======== The data

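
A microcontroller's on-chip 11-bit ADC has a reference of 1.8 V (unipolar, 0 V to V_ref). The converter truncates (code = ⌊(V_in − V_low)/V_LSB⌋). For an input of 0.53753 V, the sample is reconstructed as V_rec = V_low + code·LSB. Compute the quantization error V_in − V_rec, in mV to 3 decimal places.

Step size: 1.8 V ÷ 2^11 = 0.879 mV.
(V_in − V_low)/LSB = (0.53753 − 0)/0.000878906 = 611.5897 → code 611 (floor).
Code 611 maps back to 0 + 611×0.000878906 V = 0.53701172 V.
Difference: 0.000518281 V → 0.518 mV.

0.518 mV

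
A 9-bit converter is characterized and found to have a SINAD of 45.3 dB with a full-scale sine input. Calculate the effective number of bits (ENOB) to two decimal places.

7.23 bits

ENOB = (SINAD − 1.76) / 6.02 = (45.3 − 1.76)/6.02 = 7.233.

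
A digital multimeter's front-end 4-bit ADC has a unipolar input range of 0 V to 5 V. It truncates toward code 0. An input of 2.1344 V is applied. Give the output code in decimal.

code 6

LSB = 5 V / 16 = 312.500 mV.
Input sits at 6.830 steps above V_low.
Floor → code 6.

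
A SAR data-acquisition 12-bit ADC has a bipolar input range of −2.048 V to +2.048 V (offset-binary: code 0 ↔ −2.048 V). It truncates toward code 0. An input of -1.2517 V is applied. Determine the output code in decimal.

With 4096 levels over 4.096 V, one step is 1.000 mV.
(V_in − V_low)/LSB = (-1.2517 − (−2.048)) / 0.001 = 796.300.
Floor → code 796.

code 796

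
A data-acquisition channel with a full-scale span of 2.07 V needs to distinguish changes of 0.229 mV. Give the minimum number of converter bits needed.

14 bits

Number of steps required ≥ 2.07 V / 0.229 mV = 9039.30.
Need 2^N ≥ 9039.30; 2^13 = 8192, 2^14 = 16384.
Minimum N = 14.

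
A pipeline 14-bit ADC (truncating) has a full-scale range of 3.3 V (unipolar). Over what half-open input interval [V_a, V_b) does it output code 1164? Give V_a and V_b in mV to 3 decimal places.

[234.448 mV, 234.650 mV)

LSB = 3.3/2^14 = 201.42 µV.
V_a = V_low + 1164·LSB = 0.234448 V; V_b = V_low + 1165·LSB = 0.23465 V.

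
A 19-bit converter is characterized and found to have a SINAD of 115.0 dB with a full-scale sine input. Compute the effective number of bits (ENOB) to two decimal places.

ENOB = (SINAD − 1.76) / 6.02 = (115.0 − 1.76)/6.02 = 18.811.

18.81 bits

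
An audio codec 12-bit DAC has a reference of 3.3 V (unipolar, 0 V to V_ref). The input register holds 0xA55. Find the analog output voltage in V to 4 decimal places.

2.1310 V

LSB = 3.3 V / 2^12 = 0.806 mV.
Code 0xA55 = 2645 decimal.
V_out = 0 + 2645 × 0.000805664 V = 2.13098 V.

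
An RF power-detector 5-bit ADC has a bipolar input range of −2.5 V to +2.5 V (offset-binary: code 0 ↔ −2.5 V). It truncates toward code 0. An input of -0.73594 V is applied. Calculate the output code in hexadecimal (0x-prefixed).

Full-scale span = 5 V; LSB = 5/2^5 = 156.250 mV.
(V_in − V_low)/LSB = (-0.73594 − (−2.5)) / 0.15625 = 11.290.
⌊·⌋(11.290) = 11.
In hexadecimal (0x-prefixed): 0xB.

code 0xB (decimal 11)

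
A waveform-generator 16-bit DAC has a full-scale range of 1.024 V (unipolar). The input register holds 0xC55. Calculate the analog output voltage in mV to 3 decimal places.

LSB = 1.024 V / 2^16 = 15.62 µV.
Code 0xC55 = 3157 decimal.
V_out = 0 + 3157 × 1.5625e-05 V = 0.0493281 V.
= 49.328 mV.

49.328 mV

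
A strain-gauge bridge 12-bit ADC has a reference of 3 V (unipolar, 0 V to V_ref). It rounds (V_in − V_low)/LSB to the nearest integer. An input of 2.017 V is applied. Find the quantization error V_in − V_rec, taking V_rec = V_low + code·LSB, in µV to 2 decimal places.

Step size: 3 V ÷ 2^12 = 0.732 mV.
Scaled input = 2753.8773 LSBs, so code = 2754.
Code 2754 maps back to 0 + 2754×0.000732422 V = 2.0170898 V.
V_in − V_rec = -8.98437e-05 V = -89.84 µV.

-89.84 µV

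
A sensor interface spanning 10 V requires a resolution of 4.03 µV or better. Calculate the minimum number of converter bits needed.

22 bits

Number of steps required ≥ 10 V / 4.03 µV = 2481389.58.
Need 2^N ≥ 2481389.58; 2^21 = 2097152, 2^22 = 4194304.
Minimum N = 22.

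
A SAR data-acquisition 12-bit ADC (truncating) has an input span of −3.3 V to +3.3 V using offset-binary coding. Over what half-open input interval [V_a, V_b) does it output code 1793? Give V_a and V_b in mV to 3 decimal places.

[-410.889 mV, -409.277 mV)

LSB = 6.6/2^12 = 1.611 mV.
V_a = V_low + 1793·LSB = -0.410889 V; V_b = V_low + 1794·LSB = -0.409277 V.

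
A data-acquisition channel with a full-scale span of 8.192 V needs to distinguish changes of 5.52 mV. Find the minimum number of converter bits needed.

Number of steps required ≥ 8.192 V / 5.52 mV = 1484.06.
Need 2^N ≥ 1484.06; 2^10 = 1024, 2^11 = 2048.
Minimum N = 11.

11 bits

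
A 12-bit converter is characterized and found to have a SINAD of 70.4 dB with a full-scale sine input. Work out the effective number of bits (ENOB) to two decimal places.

ENOB = (SINAD − 1.76) / 6.02 = (70.4 − 1.76)/6.02 = 11.402.

11.40 bits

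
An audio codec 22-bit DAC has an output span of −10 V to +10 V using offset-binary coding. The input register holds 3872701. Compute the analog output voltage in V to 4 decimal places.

LSB = 20 V / 2^22 = 4.77 µV.
V_out = (−10) + 3872701 × 4.76837e-06 V = 8.46648 V.

8.4665 V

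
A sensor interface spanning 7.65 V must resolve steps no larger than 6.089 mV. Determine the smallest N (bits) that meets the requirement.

Number of steps required ≥ 7.65 V / 6.089 mV = 1256.36.
Need 2^N ≥ 1256.36; 2^10 = 1024, 2^11 = 2048.
Minimum N = 11.

11 bits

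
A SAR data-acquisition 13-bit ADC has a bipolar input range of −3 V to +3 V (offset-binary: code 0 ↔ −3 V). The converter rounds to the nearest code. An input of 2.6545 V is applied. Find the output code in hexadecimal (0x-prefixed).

code 0x1E28 (decimal 7720)

LSB = 6 V / 8192 = 0.732 mV.
(2.6545 − (−3)) / 0.000732422 = 7720.277 LSBs.
round(7720.277) = 7720.
In hexadecimal (0x-prefixed): 0x1E28.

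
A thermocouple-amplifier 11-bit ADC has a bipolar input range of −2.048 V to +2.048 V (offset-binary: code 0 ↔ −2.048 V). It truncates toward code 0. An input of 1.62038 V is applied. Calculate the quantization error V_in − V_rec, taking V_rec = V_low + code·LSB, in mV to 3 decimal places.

LSB = 4.096/2^11 = 2.000 mV.
(V_in − V_low)/LSB = (1.62038 − (−2.048))/0.002 = 1834.1900 → code 1834 (floor).
Code 1834 maps back to (−2.048) + 1834×0.002 V = 1.62 V.
V_in − V_rec = 0.00038 V = 0.380 mV.

0.380 mV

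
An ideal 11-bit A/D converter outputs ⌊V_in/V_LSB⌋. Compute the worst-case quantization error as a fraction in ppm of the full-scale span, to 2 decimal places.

488.28 ppm

Truncating → worst-case error = 1 LSB = V_FS/2^11, so 1e+06/2048 = 488.281 ppm of full scale.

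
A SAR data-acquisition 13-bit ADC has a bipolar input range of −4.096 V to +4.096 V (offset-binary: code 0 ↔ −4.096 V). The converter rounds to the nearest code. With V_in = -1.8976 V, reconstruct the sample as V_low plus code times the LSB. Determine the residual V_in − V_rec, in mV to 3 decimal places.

LSB = 8.192/2^13 = 1.000 mV.
(-1.8976 − (−4.096))/0.001 = 2198.4000; round gives code 2198.
V_rec = (−4.096) + 2198·0.001 = -1.898 V.
Difference: 0.0004 V → 0.400 mV.

0.400 mV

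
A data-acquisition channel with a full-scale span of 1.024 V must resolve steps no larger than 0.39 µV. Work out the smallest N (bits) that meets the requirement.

Number of steps required ≥ 1.024 V / 0.39 µV = 2625641.03.
Need 2^N ≥ 2625641.03; 2^21 = 2097152, 2^22 = 4194304.
Minimum N = 22.

22 bits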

================

## What this task involves
Output only the lines from the one with "A thermocouple-amplifier 11-bit" through the last line of the entries above; please keep them exact.

## Output of the task
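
A thermocouple-amplifier 11-bit ADC has a bipolar input range of −2.048 V to +2.048 V (offset-binary: code 0 ↔ −2.048 V). It truncates toward code 0. An input of 1.62038 V is applied. Calculate the quantization error V_in − V_rec, taking V_rec = V_low + code·LSB, in mV to 3 decimal places.

LSB = 4.096/2^11 = 2.000 mV.
(V_in − V_low)/LSB = (1.62038 − (−2.048))/0.002 = 1834.1900 → code 1834 (floor).
Code 1834 maps back to (−2.048) + 1834×0.002 V = 1.62 V.
V_in − V_rec = 0.00038 V = 0.380 mV.

0.380 mV

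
An ideal 11-bit A/D converter outputs ⌊V_in/V_LSB⌋. Compute the worst-case quantization error as a fraction in ppm of the full-scale span, to 2 decimal places.

488.28 ppm

Truncating → worst-case error = 1 LSB = V_FS/2^11, so 1e+06/2048 = 488.281 ppm of full scale.

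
A SAR data-acquisition 13-bit ADC has a bipolar input range of −4.096 V to +4.096 V (offset-binary: code 0 ↔ −4.096 V). The converter rounds to the nearest code. With V_in = -1.8976 V, reconstruct the sample as V_low plus code times the LSB. Determine the residual V_in − V_rec, in mV to 3 decimal places.

LSB = 8.192/2^13 = 1.000 mV.
(-1.8976 − (−4.096))/0.001 = 2198.4000; round gives code 2198.
V_rec = (−4.096) + 2198·0.001 = -1.898 V.
Difference: 0.0004 V → 0.400 mV.

0.400 mV

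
A data-acquisition channel with a full-scale span of 1.024 V must resolve steps no larger than 0.39 µV. Work out the smallest N (bits) that meets the requirement.

Number of steps required ≥ 1.024 V / 0.39 µV = 2625641.03.
Need 2^N ≥ 2625641.03; 2^21 = 2097152, 2^22 = 4194304.
Minimum N = 22.

22 bits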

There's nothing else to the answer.